WHAT NEEDS TO BE DONE
Your output must match the records below character for character.

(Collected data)
=====

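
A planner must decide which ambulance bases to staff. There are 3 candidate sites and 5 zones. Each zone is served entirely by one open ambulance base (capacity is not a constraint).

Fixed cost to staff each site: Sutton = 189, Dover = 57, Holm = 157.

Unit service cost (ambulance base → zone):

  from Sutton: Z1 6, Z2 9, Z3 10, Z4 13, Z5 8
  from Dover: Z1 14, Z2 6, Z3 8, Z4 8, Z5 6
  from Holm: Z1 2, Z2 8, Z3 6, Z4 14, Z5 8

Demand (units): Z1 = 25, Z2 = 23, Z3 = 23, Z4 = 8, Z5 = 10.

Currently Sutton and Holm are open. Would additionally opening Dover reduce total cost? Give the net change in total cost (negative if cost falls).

Current service cost with {Sutton, Holm}: 556.
Adding Dover: each zone re-picks its cheapest; new service cost 450, saving 106.
Extra fixed cost: 57. Net change = 57 − 106 = -49.
(Totals: 902 → 853.)

Yes — net change −49 (cost falls by 49).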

=====

PROBLEM SOLUTION
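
A planner must decide which ambulance bases to staff. There are 3 candidate sites and 5 zones. Each zone is served entirely by one open ambulance base (capacity is not a constraint).

Fixed cost to staff each site: Sutton = 189, Dover = 57, Holm = 157.

Unit service cost (ambulance base → zone):

  from Sutton: Z1 6, Z2 9, Z3 10, Z4 13, Z5 8
  from Dover: Z1 14, Z2 6, Z3 8, Z4 8, Z5 6
  from Holm: Z1 2, Z2 8, Z3 6, Z4 14, Z5 8

Demand (units): Z1 = 25, Z2 = 23, Z3 = 23, Z4 = 8, Z5 = 10.

Currently Sutton and Holm are open. Would additionally opening Dover reduce total cost? Give the net change in total cost (negative if cost falls).

Current service cost with {Sutton, Holm}: 556.
Adding Dover: each zone re-picks its cheapest; new service cost 450, saving 106.
Extra fixed cost: 57. Net change = 57 − 106 = -49.
(Totals: 902 → 853.)

Yes — net change −49 (cost falls by 49).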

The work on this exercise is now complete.